=== Problem requirements ===
Use the entries below and reproduce exactly the lines from the one containing "3) next => x = 14" down to the one containing "12) next => x = 14", both of them included.

=== Listed records ===
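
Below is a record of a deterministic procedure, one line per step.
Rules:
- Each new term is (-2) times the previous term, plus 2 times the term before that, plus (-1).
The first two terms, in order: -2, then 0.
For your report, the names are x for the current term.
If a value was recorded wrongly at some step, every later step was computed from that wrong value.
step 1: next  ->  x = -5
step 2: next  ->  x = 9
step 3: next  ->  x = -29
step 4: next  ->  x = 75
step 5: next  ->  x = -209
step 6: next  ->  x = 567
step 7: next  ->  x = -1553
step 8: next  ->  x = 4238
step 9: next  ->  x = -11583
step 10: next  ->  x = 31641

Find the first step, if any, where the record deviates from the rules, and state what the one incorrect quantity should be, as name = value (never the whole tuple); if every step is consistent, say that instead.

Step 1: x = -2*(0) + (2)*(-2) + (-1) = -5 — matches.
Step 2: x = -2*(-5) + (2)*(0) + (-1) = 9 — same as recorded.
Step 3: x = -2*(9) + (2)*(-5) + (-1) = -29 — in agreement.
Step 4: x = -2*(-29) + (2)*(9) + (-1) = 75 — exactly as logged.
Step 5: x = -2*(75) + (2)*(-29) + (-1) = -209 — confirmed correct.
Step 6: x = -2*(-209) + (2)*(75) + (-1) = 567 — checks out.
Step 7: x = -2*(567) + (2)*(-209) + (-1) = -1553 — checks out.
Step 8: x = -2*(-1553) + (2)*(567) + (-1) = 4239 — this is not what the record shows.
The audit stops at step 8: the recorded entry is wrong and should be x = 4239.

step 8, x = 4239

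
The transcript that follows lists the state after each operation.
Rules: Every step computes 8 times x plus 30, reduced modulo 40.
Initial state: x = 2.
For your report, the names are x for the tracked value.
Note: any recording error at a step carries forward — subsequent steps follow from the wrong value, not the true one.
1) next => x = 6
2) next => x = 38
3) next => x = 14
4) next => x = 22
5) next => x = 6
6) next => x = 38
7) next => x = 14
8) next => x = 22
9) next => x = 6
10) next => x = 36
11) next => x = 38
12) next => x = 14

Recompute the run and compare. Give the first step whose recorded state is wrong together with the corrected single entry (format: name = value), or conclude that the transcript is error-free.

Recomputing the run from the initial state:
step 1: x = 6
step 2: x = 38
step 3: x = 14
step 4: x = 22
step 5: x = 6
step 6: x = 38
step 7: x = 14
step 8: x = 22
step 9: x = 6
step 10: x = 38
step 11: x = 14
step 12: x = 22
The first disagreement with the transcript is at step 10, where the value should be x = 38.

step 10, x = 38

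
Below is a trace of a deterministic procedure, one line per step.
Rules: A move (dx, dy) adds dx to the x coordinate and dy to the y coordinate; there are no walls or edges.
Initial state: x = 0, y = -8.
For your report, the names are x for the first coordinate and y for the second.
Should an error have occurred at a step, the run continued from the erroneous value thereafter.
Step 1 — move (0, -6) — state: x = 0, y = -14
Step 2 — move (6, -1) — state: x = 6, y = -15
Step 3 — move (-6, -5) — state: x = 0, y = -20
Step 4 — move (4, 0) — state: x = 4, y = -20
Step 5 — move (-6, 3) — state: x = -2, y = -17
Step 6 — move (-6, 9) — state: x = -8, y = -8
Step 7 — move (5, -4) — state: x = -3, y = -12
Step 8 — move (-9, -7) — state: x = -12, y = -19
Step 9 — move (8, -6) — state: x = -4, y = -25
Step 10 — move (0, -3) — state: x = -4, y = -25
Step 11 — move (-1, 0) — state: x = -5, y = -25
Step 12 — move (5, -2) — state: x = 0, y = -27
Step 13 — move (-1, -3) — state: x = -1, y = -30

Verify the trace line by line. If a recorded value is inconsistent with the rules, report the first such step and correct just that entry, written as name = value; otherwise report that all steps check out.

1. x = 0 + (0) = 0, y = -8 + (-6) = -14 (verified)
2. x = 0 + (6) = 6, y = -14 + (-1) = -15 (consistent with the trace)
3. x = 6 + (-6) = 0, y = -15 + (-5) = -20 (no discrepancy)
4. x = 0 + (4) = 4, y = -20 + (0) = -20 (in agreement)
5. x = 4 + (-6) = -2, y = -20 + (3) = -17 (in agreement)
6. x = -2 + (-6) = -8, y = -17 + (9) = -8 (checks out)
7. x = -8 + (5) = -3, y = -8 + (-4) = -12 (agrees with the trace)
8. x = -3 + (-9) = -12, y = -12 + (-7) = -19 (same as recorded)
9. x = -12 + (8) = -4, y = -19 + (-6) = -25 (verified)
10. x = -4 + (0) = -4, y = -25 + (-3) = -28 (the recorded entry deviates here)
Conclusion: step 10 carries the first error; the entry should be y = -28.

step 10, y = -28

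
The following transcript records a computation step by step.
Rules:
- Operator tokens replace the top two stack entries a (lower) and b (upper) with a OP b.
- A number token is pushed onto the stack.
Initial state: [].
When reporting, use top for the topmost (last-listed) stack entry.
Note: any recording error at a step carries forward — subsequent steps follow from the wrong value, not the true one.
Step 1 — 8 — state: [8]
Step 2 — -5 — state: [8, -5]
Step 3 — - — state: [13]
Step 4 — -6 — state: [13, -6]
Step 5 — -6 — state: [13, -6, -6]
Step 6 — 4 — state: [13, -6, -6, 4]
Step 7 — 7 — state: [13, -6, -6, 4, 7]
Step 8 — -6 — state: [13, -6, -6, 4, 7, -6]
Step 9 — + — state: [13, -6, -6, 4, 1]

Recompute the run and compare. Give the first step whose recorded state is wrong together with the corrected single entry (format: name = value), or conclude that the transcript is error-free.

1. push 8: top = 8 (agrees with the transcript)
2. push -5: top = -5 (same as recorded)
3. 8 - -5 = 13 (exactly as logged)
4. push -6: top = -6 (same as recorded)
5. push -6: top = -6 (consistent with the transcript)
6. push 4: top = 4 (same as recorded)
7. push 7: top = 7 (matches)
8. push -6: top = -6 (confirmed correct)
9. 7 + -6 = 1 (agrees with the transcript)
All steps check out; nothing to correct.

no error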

=== Answer for this exercise ===
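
3) next => x = 14
4) next => x = 22
5) next => x = 6
6) next => x = 38
7) next => x = 14
8) next => x = 22
9) next => x = 6
10) next => x = 36
11) next => x = 38
12) next => x = 14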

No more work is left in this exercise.